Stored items
----
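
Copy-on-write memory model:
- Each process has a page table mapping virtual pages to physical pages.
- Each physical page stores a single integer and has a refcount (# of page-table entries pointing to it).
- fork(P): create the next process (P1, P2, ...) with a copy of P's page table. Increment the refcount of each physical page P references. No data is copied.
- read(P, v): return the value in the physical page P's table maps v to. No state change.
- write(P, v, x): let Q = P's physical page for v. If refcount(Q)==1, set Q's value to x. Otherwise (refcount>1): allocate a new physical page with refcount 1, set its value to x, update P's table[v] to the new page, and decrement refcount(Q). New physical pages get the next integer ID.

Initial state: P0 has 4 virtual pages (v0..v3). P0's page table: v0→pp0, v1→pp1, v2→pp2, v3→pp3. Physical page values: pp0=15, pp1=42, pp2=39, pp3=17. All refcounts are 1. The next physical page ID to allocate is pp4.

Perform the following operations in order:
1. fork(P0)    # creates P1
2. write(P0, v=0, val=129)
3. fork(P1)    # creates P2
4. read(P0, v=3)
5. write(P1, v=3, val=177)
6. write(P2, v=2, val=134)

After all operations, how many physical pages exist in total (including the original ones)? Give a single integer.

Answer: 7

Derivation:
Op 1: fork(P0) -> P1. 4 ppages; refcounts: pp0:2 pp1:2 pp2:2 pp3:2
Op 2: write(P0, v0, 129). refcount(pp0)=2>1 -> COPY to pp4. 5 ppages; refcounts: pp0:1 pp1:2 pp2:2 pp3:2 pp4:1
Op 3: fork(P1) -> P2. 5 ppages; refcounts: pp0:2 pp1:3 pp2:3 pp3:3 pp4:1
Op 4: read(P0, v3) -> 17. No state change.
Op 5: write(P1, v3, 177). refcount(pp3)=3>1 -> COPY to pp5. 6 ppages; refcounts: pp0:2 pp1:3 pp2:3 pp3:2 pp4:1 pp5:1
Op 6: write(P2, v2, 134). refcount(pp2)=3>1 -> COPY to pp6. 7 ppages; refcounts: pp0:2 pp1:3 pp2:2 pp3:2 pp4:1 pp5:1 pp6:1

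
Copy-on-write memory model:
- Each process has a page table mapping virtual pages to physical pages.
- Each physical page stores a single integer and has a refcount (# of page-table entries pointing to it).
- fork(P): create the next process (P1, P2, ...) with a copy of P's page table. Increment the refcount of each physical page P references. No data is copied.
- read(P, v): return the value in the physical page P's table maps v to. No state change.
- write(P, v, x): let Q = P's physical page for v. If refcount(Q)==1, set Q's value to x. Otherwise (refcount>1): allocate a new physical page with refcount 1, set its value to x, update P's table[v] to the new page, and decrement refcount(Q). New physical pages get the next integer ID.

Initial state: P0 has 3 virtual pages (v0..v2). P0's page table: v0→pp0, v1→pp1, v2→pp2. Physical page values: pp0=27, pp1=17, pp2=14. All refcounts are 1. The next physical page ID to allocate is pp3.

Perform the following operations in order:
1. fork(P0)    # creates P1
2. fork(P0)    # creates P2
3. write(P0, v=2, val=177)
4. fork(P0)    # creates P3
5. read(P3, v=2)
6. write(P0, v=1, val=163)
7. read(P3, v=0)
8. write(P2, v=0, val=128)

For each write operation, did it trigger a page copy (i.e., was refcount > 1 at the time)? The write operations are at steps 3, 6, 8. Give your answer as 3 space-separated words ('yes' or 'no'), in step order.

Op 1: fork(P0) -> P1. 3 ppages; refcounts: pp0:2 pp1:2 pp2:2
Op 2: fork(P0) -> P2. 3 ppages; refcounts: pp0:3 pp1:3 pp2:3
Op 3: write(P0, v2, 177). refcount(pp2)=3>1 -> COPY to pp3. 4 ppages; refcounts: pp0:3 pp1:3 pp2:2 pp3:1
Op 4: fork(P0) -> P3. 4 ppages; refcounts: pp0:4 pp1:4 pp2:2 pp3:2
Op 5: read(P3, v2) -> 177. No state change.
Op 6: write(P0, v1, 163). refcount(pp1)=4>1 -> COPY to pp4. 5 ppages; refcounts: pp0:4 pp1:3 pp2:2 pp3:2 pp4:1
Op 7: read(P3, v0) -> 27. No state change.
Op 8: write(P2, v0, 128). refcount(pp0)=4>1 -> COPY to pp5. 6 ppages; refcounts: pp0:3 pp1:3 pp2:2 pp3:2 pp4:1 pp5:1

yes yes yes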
----
▶ WORK ORDER:
For this exercise, gather every line of the data that contains the word "values".

▶ TASK RESPONSE:
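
Initial state: P0 has 4 virtual pages (v0..v3). P0's page table: v0→pp0, v1→pp1, v2→pp2, v3→pp3. Physical page values: pp0=15, pp1=42, pp2=39, pp3=17. All refcounts are 1. The next physical page ID to allocate is pp4.
Initial state: P0 has 3 virtual pages (v0..v2). P0's page table: v0→pp0, v1→pp1, v2→pp2. Physical page values: pp0=27, pp1=17, pp2=14. All refcounts are 1. The next physical page ID to allocate is pp3.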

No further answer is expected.